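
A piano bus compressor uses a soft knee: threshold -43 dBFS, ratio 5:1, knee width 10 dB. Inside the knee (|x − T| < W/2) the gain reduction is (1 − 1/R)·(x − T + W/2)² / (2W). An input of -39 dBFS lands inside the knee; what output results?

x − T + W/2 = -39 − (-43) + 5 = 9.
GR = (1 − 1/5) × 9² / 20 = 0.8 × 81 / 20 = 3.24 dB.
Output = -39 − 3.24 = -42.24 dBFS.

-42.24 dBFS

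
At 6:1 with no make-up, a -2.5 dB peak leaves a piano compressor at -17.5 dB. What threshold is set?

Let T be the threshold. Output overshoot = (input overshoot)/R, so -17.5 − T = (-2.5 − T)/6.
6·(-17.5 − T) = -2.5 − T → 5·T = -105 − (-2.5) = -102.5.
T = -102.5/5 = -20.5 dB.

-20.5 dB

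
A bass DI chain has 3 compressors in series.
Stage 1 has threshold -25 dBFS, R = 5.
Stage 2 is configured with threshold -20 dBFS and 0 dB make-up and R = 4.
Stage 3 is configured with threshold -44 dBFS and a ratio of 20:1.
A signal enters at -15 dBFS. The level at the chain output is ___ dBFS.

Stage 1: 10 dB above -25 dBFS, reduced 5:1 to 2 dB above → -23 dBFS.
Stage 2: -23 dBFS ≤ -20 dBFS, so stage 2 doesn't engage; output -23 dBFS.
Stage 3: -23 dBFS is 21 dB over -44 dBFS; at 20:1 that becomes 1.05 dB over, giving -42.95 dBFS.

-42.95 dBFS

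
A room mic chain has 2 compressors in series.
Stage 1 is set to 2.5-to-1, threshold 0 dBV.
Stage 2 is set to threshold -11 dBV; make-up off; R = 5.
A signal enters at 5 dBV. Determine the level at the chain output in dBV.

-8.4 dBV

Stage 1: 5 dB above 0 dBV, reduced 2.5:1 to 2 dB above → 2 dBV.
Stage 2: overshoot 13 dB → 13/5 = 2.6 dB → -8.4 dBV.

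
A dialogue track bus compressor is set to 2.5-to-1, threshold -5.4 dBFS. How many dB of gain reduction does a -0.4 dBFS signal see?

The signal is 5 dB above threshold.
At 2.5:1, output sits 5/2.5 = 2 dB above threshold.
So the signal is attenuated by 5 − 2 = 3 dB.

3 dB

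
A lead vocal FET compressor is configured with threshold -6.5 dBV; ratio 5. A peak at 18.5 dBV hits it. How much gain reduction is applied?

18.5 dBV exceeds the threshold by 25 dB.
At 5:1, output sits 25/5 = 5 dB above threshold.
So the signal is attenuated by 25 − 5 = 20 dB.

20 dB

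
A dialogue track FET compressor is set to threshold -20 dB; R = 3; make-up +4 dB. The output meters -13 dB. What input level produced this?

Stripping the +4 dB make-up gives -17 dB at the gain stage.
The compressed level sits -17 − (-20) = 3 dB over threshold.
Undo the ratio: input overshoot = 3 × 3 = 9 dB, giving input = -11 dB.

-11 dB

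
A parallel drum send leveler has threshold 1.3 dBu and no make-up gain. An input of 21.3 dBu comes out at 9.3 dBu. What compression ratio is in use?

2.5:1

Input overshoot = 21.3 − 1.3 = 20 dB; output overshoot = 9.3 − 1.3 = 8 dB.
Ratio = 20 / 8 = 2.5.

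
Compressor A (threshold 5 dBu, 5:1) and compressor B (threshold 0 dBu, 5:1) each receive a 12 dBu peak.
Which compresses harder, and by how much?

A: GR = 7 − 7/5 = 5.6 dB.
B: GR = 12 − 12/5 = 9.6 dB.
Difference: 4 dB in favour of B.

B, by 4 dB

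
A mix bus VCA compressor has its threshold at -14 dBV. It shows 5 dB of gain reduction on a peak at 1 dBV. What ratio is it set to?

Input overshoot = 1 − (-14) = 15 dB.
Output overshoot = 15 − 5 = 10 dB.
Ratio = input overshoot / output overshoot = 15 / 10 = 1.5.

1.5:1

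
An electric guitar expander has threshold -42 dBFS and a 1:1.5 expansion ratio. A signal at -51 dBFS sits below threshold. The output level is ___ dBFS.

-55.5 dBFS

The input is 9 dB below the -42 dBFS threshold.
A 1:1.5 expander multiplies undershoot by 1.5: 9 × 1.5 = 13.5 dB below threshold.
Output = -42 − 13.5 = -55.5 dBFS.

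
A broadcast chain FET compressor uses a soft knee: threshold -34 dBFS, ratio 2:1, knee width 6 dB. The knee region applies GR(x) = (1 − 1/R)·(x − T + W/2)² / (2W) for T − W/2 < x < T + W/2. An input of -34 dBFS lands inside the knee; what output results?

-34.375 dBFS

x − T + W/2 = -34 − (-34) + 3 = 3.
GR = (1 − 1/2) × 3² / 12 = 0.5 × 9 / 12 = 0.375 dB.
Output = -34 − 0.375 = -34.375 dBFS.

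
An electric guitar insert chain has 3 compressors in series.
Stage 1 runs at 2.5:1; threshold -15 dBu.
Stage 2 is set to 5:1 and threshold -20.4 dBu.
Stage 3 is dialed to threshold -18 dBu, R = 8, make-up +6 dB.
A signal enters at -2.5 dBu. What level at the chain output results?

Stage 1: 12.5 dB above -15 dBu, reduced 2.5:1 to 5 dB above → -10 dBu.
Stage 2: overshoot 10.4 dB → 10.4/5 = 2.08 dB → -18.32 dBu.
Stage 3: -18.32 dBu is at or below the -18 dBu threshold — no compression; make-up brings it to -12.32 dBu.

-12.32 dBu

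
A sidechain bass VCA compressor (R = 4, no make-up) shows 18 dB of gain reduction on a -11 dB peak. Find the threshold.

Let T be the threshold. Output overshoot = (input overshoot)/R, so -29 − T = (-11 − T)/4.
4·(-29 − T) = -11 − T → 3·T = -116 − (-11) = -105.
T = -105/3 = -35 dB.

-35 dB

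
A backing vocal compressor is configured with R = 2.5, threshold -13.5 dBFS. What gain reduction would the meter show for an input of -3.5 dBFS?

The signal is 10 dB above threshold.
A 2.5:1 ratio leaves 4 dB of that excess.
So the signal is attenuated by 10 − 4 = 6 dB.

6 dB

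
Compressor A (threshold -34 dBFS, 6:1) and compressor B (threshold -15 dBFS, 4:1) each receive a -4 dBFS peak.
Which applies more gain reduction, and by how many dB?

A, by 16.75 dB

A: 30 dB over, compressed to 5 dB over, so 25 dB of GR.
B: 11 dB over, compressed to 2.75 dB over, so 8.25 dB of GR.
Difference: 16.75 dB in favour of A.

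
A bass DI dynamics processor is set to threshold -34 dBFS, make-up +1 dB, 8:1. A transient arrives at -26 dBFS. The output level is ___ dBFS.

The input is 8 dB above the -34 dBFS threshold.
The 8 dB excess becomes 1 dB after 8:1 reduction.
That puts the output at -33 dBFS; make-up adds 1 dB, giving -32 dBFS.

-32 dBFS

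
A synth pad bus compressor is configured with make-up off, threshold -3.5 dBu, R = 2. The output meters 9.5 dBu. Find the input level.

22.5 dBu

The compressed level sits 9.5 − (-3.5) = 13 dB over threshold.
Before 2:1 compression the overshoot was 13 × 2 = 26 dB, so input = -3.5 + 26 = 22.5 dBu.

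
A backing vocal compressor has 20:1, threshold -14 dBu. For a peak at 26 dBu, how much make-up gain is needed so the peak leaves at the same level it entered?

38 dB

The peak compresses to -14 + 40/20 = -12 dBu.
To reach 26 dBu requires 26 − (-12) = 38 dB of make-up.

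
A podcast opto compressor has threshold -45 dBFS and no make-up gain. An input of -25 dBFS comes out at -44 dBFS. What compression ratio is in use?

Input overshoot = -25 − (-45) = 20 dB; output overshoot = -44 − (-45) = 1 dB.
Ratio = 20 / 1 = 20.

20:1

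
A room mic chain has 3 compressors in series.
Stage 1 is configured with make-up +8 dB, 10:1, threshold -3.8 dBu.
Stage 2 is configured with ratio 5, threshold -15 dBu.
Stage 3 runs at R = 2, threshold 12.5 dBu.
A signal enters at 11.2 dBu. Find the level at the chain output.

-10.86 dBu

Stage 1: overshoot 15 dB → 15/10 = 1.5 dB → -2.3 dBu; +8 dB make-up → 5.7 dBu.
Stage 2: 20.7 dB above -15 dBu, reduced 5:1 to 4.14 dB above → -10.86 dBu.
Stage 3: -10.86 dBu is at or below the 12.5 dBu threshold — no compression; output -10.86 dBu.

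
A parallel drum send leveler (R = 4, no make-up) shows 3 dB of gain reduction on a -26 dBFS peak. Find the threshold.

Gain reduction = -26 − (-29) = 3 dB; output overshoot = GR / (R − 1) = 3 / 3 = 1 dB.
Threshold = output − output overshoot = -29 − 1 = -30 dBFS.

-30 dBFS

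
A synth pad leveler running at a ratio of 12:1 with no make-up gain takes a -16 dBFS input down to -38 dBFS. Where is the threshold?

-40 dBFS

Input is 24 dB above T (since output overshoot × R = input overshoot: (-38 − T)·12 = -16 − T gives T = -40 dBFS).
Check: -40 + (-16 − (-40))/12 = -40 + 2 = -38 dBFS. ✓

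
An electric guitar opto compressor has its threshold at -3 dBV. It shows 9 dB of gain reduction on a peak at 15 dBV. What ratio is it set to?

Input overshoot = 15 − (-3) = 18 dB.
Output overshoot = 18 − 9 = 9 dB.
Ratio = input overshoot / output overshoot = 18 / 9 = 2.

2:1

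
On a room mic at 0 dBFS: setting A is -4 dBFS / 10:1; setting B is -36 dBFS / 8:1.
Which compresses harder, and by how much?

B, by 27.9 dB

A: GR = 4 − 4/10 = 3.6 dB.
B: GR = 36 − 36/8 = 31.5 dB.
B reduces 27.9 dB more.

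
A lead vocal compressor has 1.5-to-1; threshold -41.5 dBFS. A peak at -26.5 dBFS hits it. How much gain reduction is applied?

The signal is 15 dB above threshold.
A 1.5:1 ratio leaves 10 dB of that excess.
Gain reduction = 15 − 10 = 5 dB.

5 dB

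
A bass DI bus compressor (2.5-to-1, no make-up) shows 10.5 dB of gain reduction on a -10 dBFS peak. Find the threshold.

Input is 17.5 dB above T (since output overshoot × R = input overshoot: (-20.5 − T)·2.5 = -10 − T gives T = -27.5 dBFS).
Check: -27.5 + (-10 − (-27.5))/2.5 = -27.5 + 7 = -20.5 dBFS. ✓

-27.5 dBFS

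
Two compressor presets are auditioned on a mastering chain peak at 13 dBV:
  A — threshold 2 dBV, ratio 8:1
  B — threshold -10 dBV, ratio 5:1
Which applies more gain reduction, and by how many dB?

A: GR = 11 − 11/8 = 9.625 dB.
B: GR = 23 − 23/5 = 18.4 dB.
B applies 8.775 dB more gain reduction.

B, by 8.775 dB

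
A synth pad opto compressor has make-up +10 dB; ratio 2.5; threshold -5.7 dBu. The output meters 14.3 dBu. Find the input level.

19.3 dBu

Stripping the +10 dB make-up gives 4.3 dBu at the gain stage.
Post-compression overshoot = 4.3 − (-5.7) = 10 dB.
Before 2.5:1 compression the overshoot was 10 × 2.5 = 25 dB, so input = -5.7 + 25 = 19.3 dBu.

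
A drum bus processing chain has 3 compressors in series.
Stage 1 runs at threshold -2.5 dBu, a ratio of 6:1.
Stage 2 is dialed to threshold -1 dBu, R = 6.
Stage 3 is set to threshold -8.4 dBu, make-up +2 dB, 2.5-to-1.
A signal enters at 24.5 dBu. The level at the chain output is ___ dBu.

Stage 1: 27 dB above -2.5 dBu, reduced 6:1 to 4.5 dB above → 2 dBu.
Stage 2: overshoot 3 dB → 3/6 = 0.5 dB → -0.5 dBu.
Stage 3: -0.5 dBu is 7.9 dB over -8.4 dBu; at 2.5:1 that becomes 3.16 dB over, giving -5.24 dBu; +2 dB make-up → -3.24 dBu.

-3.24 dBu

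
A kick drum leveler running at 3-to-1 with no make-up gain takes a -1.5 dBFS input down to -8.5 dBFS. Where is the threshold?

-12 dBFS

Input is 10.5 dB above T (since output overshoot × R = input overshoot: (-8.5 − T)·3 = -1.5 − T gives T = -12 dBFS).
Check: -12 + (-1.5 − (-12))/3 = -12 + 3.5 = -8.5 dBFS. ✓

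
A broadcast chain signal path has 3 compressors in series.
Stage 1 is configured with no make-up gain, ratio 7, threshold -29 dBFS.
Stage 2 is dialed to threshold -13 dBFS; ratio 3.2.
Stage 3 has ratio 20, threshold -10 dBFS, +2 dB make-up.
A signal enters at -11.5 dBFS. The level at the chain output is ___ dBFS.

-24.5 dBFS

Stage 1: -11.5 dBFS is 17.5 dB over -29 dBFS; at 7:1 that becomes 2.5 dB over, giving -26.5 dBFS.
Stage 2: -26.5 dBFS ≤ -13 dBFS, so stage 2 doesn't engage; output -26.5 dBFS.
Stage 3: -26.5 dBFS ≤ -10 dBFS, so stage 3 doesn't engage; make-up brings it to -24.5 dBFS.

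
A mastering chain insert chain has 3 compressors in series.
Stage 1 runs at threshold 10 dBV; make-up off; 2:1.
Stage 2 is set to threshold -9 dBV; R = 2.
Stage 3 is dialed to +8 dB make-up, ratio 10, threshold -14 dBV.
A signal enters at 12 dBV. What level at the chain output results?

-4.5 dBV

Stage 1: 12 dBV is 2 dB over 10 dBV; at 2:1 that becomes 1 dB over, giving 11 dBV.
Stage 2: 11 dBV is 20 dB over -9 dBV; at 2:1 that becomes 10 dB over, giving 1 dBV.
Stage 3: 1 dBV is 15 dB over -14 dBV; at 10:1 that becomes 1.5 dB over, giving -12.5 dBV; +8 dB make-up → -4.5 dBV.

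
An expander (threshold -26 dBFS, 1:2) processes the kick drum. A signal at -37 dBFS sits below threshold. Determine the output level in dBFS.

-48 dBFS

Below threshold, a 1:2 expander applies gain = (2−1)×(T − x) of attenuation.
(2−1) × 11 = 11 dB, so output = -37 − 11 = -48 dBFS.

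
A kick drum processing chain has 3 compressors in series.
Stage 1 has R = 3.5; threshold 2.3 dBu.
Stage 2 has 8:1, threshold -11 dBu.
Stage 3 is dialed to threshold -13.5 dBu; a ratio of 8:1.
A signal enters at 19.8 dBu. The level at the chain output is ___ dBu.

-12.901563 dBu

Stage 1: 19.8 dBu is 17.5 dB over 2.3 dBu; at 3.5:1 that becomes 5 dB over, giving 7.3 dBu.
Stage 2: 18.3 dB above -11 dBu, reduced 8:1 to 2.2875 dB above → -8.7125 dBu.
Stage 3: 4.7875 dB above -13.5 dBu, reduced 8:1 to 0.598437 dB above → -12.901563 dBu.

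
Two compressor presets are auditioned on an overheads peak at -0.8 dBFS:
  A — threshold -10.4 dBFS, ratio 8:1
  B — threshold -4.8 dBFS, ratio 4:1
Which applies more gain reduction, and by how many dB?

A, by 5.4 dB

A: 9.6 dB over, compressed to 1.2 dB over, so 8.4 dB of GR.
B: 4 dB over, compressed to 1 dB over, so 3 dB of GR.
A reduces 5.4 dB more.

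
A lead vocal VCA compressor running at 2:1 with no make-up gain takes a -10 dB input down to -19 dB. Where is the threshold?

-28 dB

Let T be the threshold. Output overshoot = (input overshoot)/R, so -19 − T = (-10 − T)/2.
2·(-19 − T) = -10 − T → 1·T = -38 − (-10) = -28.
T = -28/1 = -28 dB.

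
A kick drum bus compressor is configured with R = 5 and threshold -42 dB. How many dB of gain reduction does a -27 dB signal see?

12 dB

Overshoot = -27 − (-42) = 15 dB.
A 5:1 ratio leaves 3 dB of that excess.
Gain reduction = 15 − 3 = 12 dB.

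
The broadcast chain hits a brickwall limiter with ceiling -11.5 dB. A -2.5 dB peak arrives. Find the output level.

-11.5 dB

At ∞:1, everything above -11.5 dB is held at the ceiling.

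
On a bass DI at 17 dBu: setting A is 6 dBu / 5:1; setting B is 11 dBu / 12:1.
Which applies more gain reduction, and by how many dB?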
▬▬▬▬▬▬
EXERCISE: Return each line from the entries above that includes "presets".

ANSWER SECTION:
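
Two compressor presets are auditioned on a mastering chain peak at 13 dBV:
Two compressor presets are auditioned on an overheads peak at -0.8 dBFS: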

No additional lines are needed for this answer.